**REQUIREMENT:**
Go through the listing below and reproduce it word for word.

**DATA EXTRACTS:**
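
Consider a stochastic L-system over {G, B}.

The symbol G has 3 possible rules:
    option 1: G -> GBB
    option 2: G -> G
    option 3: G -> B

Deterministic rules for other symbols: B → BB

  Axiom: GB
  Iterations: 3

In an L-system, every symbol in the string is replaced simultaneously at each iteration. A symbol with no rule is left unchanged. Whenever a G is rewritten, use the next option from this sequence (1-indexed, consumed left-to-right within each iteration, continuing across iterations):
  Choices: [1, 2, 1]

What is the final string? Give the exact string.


Step 0: GB
Step 1: GBBBB  (used choices [1])
Step 2: GBBBBBBBB  (used choices [2])
Step 3: GBBBBBBBBBBBBBBBBBB  (used choices [1])

Answer: GBBBBBBBBBBBBBBBBBB


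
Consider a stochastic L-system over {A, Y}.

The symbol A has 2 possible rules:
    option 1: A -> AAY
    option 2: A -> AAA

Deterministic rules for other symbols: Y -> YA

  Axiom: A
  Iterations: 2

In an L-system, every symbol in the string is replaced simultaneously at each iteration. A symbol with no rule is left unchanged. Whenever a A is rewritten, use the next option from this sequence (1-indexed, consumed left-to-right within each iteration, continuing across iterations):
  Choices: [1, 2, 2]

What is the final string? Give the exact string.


Step 0: A
Step 1: AAY  (used choices [1])
Step 2: AAAAAAYA  (used choices [2, 2])

Answer: AAAAAAYA


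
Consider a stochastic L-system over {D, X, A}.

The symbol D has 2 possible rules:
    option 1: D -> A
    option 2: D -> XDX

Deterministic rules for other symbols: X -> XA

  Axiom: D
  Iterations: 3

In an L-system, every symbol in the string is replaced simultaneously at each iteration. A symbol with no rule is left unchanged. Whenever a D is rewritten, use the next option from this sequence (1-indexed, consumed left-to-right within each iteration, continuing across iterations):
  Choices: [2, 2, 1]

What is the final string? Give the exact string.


Step 0: D
Step 1: XDX  (used choices [2])
Step 2: XAXDXXA  (used choices [2])
Step 3: XAAXAAXAXAA  (used choices [1])

Answer: XAAXAAXAXAA


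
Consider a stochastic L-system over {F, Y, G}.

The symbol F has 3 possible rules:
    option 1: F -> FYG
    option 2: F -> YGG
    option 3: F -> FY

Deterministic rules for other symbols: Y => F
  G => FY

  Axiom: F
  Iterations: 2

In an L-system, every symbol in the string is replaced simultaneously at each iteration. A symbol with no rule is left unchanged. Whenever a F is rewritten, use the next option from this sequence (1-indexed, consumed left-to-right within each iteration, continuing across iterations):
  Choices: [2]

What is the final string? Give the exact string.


Answer: FFYFY

Derivation:
Step 0: F
Step 1: YGG  (used choices [2])
Step 2: FFYFY  (used choices [])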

**SOLUTION TO THIS PROBLEM:**
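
Consider a stochastic L-system over {G, B}.

The symbol G has 3 possible rules:
    option 1: G -> GBB
    option 2: G -> G
    option 3: G -> B

Deterministic rules for other symbols: B → BB

  Axiom: GB
  Iterations: 3

In an L-system, every symbol in the string is replaced simultaneously at each iteration. A symbol with no rule is left unchanged. Whenever a G is rewritten, use the next option from this sequence (1-indexed, consumed left-to-right within each iteration, continuing across iterations):
  Choices: [1, 2, 1]

What is the final string? Give the exact string.


Step 0: GB
Step 1: GBBBB  (used choices [1])
Step 2: GBBBBBBBB  (used choices [2])
Step 3: GBBBBBBBBBBBBBBBBBB  (used choices [1])

Answer: GBBBBBBBBBBBBBBBBBB


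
Consider a stochastic L-system over {A, Y}.

The symbol A has 2 possible rules:
    option 1: A -> AAY
    option 2: A -> AAA

Deterministic rules for other symbols: Y -> YA

  Axiom: A
  Iterations: 2

In an L-system, every symbol in the string is replaced simultaneously at each iteration. A symbol with no rule is left unchanged. Whenever a A is rewritten, use the next option from this sequence (1-indexed, consumed left-to-right within each iteration, continuing across iterations):
  Choices: [1, 2, 2]

What is the final string? Give the exact string.


Step 0: A
Step 1: AAY  (used choices [1])
Step 2: AAAAAAYA  (used choices [2, 2])

Answer: AAAAAAYA


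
Consider a stochastic L-system over {D, X, A}.

The symbol D has 2 possible rules:
    option 1: D -> A
    option 2: D -> XDX

Deterministic rules for other symbols: X -> XA

  Axiom: D
  Iterations: 3

In an L-system, every symbol in the string is replaced simultaneously at each iteration. A symbol with no rule is left unchanged. Whenever a D is rewritten, use the next option from this sequence (1-indexed, consumed left-to-right within each iteration, continuing across iterations):
  Choices: [2, 2, 1]

What is the final string? Give the exact string.


Step 0: D
Step 1: XDX  (used choices [2])
Step 2: XAXDXXA  (used choices [2])
Step 3: XAAXAAXAXAA  (used choices [1])

Answer: XAAXAAXAXAA


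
Consider a stochastic L-system over {F, Y, G}.

The symbol F has 3 possible rules:
    option 1: F -> FYG
    option 2: F -> YGG
    option 3: F -> FY

Deterministic rules for other symbols: Y => F
  G => FY

  Axiom: F
  Iterations: 2

In an L-system, every symbol in the string is replaced simultaneously at each iteration. A symbol with no rule is left unchanged. Whenever a F is rewritten, use the next option from this sequence (1-indexed, consumed left-to-right within each iteration, continuing across iterations):
  Choices: [2]

What is the final string? Give the exact string.


Answer: FFYFY

Derivation:
Step 0: F
Step 1: YGG  (used choices [2])
Step 2: FFYFY  (used choices [])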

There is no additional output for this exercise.